WHAT YOU ARE ASKED TO DO
Reproduce the full set of records that follow, exactly as shown.

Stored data
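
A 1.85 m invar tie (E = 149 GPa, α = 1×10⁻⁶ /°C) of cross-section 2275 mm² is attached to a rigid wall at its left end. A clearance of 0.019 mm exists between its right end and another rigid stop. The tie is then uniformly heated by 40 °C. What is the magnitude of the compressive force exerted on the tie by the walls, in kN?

P ≈ 10.1 kN

If the wall were absent the tie would grow by αΔT L = 1×10⁻⁶ × 40 × 1850 = 0.074 mm.
After closing the 0.019 mm clearance, 0.074 − 0.019 = 0.055 mm of expansion remains to be suppressed by the wall.
So σ = E(δ_free − g)/L = 149×10³ × 0.055/1850 = 4.43 MPa.
P = σA = 4.43 × 2275 = 10.08 kN.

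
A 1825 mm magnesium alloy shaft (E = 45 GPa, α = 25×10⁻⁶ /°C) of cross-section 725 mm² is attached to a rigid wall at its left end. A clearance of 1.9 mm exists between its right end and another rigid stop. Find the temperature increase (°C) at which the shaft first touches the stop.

ΔT ≈ 41.6 °C

Contact occurs when the free expansion equals the gap: αΔT L = 1.9 mm.
So ΔT = g/(αL) = 1.9/(25×10⁻⁶ × 1825) = 41.64 °C.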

OUTPUT OF THE EXERCISE
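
A 1.85 m invar tie (E = 149 GPa, α = 1×10⁻⁶ /°C) of cross-section 2275 mm² is attached to a rigid wall at its left end. A clearance of 0.019 mm exists between its right end and another rigid stop. The tie is then uniformly heated by 40 °C. What is the magnitude of the compressive force exerted on the tie by the walls, in kN?

P ≈ 10.1 kN

If the wall were absent the tie would grow by αΔT L = 1×10⁻⁶ × 40 × 1850 = 0.074 mm.
After closing the 0.019 mm clearance, 0.074 − 0.019 = 0.055 mm of expansion remains to be suppressed by the wall.
So σ = E(δ_free − g)/L = 149×10³ × 0.055/1850 = 4.43 MPa.
P = σA = 4.43 × 2275 = 10.08 kN.

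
A 1825 mm magnesium alloy shaft (E = 45 GPa, α = 25×10⁻⁶ /°C) of cross-section 725 mm² is attached to a rigid wall at its left end. A clearance of 1.9 mm exists between its right end and another rigid stop. Find the temperature increase (°C) at which the shaft first touches the stop.

ΔT ≈ 41.6 °C

Contact occurs when the free expansion equals the gap: αΔT L = 1.9 mm.
So ΔT = g/(αL) = 1.9/(25×10⁻⁶ × 1825) = 41.64 °C.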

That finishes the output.